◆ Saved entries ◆
=== Section Start ===

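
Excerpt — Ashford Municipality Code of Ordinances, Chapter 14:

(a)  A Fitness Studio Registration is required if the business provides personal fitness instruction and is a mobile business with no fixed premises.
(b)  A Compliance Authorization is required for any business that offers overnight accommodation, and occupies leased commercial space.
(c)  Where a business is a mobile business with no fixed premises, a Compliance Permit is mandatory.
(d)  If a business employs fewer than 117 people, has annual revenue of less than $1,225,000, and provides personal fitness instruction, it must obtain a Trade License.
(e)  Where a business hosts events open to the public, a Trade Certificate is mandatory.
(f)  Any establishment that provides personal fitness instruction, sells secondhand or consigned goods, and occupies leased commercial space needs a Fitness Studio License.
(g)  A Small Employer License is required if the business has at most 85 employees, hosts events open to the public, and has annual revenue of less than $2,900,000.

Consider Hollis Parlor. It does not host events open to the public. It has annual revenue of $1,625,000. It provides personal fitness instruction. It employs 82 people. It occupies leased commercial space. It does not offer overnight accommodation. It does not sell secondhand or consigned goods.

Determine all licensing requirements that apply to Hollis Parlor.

None

(a) provides personal fitness instruction; occupies leased commercial space (not: is a mobile business with no fixed premises) → Fitness Studio Registration not required.
(b) does not offer overnight accommodation; occupies leased commercial space → Compliance Authorization not required.
(c) occupies leased commercial space (not: is a mobile business with no fixed premises) → Compliance Permit not required.
(d) employees 82 < 117; revenue $1,625,000 ≥ $1,225,000; provides personal fitness instruction → Trade License not required.
(e) does not host events open to the public → Trade Certificate not required.
(f) provides personal fitness instruction; does not sell secondhand or consigned goods; occupies leased commercial space → Fitness Studio License not required.
(g) employees 82 ≤ 85; does not host events open to the public; revenue $1,625,000 < $2,900,000 → Small Employer License not required.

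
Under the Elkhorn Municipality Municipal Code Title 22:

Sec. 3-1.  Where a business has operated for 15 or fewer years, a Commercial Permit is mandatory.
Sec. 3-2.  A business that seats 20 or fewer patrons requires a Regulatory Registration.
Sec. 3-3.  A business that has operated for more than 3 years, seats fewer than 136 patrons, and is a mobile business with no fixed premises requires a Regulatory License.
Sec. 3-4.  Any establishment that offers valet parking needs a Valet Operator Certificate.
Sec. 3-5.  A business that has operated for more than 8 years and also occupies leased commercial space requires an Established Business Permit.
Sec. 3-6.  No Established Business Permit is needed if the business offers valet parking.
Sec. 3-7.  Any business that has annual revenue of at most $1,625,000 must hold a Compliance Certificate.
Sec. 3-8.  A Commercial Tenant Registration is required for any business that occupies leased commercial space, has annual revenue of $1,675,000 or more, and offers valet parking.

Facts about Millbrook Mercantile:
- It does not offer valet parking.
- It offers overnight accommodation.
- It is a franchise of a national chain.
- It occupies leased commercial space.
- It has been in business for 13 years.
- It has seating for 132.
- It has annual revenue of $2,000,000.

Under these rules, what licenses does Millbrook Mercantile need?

Sec. 3-1. years in business 13 ≤ 15 → Commercial Permit required.
Sec. 3-2. seating 132 > 20 → Regulatory Registration not required.
Sec. 3-3. years in business 13 > 3; seating 132 < 136; occupies leased commercial space (not: is a mobile business with no fixed premises) → Regulatory License not required.
Sec. 3-4. does not offer valet parking → Valet Operator Certificate not required.
Sec. 3-5. years in business 13 > 8; occupies leased commercial space → Established Business Permit required.
Sec. 3-6. does not offer valet parking → Established Business Permit exemption does not apply.
Sec. 3-7. revenue $2,000,000 > $1,625,000 → Compliance Certificate not required.
Sec. 3-8. occupies leased commercial space; revenue $2,000,000 ≥ $1,675,000; does not offer valet parking → Commercial Tenant Registration not required.

Commercial Permit, Established Business Permit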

=== Section End ===

◆ What you have to do ◆
Go through the entries and copy every line with "mandatory".

◆ Exercise result ◆
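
(c)  Where a business is a mobile business with no fixed premises, a Compliance Permit is mandatory.
(e)  Where a business hosts events open to the public, a Trade Certificate is mandatory.
Sec. 3-1.  Where a business has operated for 15 or fewer years, a Commercial Permit is mandatory.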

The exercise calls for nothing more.